**DESCRIPTION OF THE TASK:**
In the listing below, locate the line containing "- Arrival rate: λ = 5.8/minute" and the line containing "- Service rate: μ = 13.7 passengers/hour". Output both of them and every line between, exactly as written, and nothing more.

**DATA IN THIS EXERCISE:**
_ _ _ _

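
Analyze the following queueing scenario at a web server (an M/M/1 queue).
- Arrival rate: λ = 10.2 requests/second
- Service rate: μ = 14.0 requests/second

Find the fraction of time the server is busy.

Server utilization: ρ = λ/μ
ρ = 10.2/14.0 = 0.7286
The server is busy 72.86% of the time.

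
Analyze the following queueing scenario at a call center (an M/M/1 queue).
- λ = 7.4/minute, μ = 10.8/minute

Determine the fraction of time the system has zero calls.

ρ = λ/μ = 7.4/10.8 = 0.6852
P(0) = 1 - ρ = 1 - 0.6852 = 0.3148
The server is idle 31.48% of the time.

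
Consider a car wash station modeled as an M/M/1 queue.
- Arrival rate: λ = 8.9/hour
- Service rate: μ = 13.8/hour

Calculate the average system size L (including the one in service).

ρ = λ/μ = 8.9/13.8 = 0.6449
For M/M/1: L = λ/(μ-λ)
L = 8.9/(13.8-8.9) = 8.9/4.90
L = 1.8163 cars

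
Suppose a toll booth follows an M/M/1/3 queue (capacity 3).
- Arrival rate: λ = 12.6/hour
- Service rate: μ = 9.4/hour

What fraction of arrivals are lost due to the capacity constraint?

ρ = λ/μ = 12.6/9.4 = 1.3404
P₀ = (1-ρ)/(1-ρ^(K+1)) = (1-1.3404)/(1-1.3404^4) = -0.3404/-2.2280 = 0.1528
P_K = P₀×ρ^K = 0.15278 × 1.3404^3 = 0.15278 × 2.4083 = 0.3679
Blocking probability = 36.79%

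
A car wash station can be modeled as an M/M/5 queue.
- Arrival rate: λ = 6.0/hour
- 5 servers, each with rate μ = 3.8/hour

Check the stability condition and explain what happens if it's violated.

Stability requires ρ = λ/(cμ) < 1
ρ = 6.0/(5 × 3.8) = 6.0/19.00 = 0.3158
Since 0.3158 < 1, the system is STABLE.
The servers are busy 31.58% of the time.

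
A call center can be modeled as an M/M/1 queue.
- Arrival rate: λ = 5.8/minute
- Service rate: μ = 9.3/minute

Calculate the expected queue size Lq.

ρ = λ/μ = 5.8/9.3 = 0.6237
For M/M/1: Lq = λ²/(μ(μ-λ))
Lq = 33.64/(9.3 × 3.50)
Lq = 1.0335 calls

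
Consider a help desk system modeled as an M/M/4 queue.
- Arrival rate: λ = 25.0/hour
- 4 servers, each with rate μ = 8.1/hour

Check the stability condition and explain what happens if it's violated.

Stability requires ρ = λ/(cμ) < 1
ρ = 25.0/(4 × 8.1) = 25.0/32.40 = 0.7716
Since 0.7716 < 1, the system is STABLE.
The servers are busy 77.16% of the time.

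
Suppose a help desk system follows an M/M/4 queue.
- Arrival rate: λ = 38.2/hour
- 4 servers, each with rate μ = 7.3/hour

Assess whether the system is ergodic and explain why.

Stability requires ρ = λ/(cμ) < 1
ρ = 38.2/(4 × 7.3) = 38.2/29.20 = 1.3082
Since 1.3082 ≥ 1, the system is UNSTABLE.
Need c > λ/μ = 38.2/7.3 = 5.23.
Minimum servers needed: c = 6.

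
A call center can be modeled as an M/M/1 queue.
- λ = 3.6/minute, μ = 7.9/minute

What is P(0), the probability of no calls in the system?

ρ = λ/μ = 3.6/7.9 = 0.4557
P(0) = 1 - ρ = 1 - 0.4557 = 0.5443
The server is idle 54.43% of the time.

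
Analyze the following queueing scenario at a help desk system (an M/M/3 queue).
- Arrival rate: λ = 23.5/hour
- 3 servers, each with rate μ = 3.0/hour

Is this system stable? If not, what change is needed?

Stability requires ρ = λ/(cμ) < 1
ρ = 23.5/(3 × 3.0) = 23.5/9.00 = 2.6111
Since 2.6111 ≥ 1, the system is UNSTABLE.
Need c > λ/μ = 23.5/3.0 = 7.83.
Minimum servers needed: c = 8.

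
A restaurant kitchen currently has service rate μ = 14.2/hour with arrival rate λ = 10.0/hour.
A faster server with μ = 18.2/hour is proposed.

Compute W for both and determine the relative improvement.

System 1: ρ₁ = 10.0/14.2 = 0.7042, W₁ = 1/(14.2-10.0) = 0.23810
System 2: ρ₂ = 10.0/18.2 = 0.5495, W₂ = 1/(18.2-10.0) = 0.12195
Improvement: (W₁-W₂)/W₁ = (0.23810-0.12195)/0.23810 = 48.78%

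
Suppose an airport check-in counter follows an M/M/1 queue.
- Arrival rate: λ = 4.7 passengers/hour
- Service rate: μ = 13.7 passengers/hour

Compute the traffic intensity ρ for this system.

Server utilization: ρ = λ/μ
ρ = 4.7/13.7 = 0.3431
The server is busy 34.31% of the time.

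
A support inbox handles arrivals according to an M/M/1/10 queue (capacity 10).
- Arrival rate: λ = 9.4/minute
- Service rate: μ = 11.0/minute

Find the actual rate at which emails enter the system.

ρ = λ/μ = 9.4/11.0 = 0.85455
P₀ = (1-ρ)/(1-ρ^(K+1)) = (1-0.85455)/(1-0.85455^11) = 0.1454/0.8225 = 0.1768
P_K = P₀×ρ^K = 0.1768 × 0.85455^10 = 0.1768 × 0.2077 = 0.03672
λ_eff = λ(1-P_K) = 9.4 × (1 - 0.03672) = 9.4 × 0.96328 = 9.0548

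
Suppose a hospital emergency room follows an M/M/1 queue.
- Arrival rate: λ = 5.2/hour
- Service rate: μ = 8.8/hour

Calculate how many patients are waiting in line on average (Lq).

ρ = λ/μ = 5.2/8.8 = 0.5909
For M/M/1: Lq = λ²/(μ(μ-λ))
Lq = 27.04/(8.8 × 3.60)
Lq = 0.8535 patients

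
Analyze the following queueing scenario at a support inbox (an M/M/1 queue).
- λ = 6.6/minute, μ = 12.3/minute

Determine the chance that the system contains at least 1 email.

ρ = λ/μ = 6.6/12.3 = 0.5366
P(N ≥ n) = ρⁿ
P(N ≥ 1) = 0.5366^1
P(N ≥ 1) = 0.5366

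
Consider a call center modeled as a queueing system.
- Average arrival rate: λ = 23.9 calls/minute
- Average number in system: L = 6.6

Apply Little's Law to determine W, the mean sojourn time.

Little's Law: L = λW, so W = L/λ
W = 6.6/23.9 = 0.2762 minutes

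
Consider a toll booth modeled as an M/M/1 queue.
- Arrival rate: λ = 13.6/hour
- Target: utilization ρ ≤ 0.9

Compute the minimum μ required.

ρ = λ/μ, so μ = λ/ρ
μ ≥ 13.6/0.9 = 15.1111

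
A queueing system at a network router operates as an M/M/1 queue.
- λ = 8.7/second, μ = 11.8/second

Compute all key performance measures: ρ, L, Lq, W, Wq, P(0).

Step 1: ρ = λ/μ = 8.7/11.8 = 0.7373
Step 2: L = λ/(μ-λ) = 8.7/3.10 = 2.8065
Step 3: Lq = λ²/(μ(μ-λ)) = 75.69/(11.8×3.10) = 2.0692
Step 4: W = 1/(μ-λ) = 1/3.10 = 0.322581
Step 5: Wq = λ/(μ(μ-λ)) = 8.7/(11.8×3.10) = 0.2378
Step 6: P(0) = 1-ρ = 0.2627
Verify: L = λW = 8.7×0.322581 = 2.8065 ✔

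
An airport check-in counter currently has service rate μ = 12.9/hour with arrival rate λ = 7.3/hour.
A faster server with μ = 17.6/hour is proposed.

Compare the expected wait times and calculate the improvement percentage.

System 1: ρ₁ = 7.3/12.9 = 0.5659, W₁ = 1/(12.9-7.3) = 0.17857
System 2: ρ₂ = 7.3/17.6 = 0.4148, W₂ = 1/(17.6-7.3) = 0.097087
Improvement: (W₁-W₂)/W₁ = (0.17857-0.097087)/0.17857 = 45.63%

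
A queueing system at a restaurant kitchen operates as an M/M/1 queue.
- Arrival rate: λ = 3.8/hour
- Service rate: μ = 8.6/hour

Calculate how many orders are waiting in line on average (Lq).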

_ _ _ _

**EXERCISE OUTPUT:**
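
- Arrival rate: λ = 5.8/minute
- Service rate: μ = 9.3/minute

Calculate the expected queue size Lq.

ρ = λ/μ = 5.8/9.3 = 0.6237
For M/M/1: Lq = λ²/(μ(μ-λ))
Lq = 33.64/(9.3 × 3.50)
Lq = 1.0335 calls

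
Consider a help desk system modeled as an M/M/4 queue.
- Arrival rate: λ = 25.0/hour
- 4 servers, each with rate μ = 8.1/hour

Check the stability condition and explain what happens if it's violated.

Stability requires ρ = λ/(cμ) < 1
ρ = 25.0/(4 × 8.1) = 25.0/32.40 = 0.7716
Since 0.7716 < 1, the system is STABLE.
The servers are busy 77.16% of the time.

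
Suppose a help desk system follows an M/M/4 queue.
- Arrival rate: λ = 38.2/hour
- 4 servers, each with rate μ = 7.3/hour

Assess whether the system is ergodic and explain why.

Stability requires ρ = λ/(cμ) < 1
ρ = 38.2/(4 × 7.3) = 38.2/29.20 = 1.3082
Since 1.3082 ≥ 1, the system is UNSTABLE.
Need c > λ/μ = 38.2/7.3 = 5.23.
Minimum servers needed: c = 6.

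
A call center can be modeled as an M/M/1 queue.
- λ = 3.6/minute, μ = 7.9/minute

What is P(0), the probability of no calls in the system?

ρ = λ/μ = 3.6/7.9 = 0.4557
P(0) = 1 - ρ = 1 - 0.4557 = 0.5443
The server is idle 54.43% of the time.

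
Analyze the following queueing scenario at a help desk system (an M/M/3 queue).
- Arrival rate: λ = 23.5/hour
- 3 servers, each with rate μ = 3.0/hour

Is this system stable? If not, what change is needed?

Stability requires ρ = λ/(cμ) < 1
ρ = 23.5/(3 × 3.0) = 23.5/9.00 = 2.6111
Since 2.6111 ≥ 1, the system is UNSTABLE.
Need c > λ/μ = 23.5/3.0 = 7.83.
Minimum servers needed: c = 8.

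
A restaurant kitchen currently has service rate μ = 14.2/hour with arrival rate λ = 10.0/hour.
A faster server with μ = 18.2/hour is proposed.

Compute W for both and determine the relative improvement.

System 1: ρ₁ = 10.0/14.2 = 0.7042, W₁ = 1/(14.2-10.0) = 0.23810
System 2: ρ₂ = 10.0/18.2 = 0.5495, W₂ = 1/(18.2-10.0) = 0.12195
Improvement: (W₁-W₂)/W₁ = (0.23810-0.12195)/0.23810 = 48.78%

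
Suppose an airport check-in counter follows an M/M/1 queue.
- Arrival rate: λ = 4.7 passengers/hour
- Service rate: μ = 13.7 passengers/hour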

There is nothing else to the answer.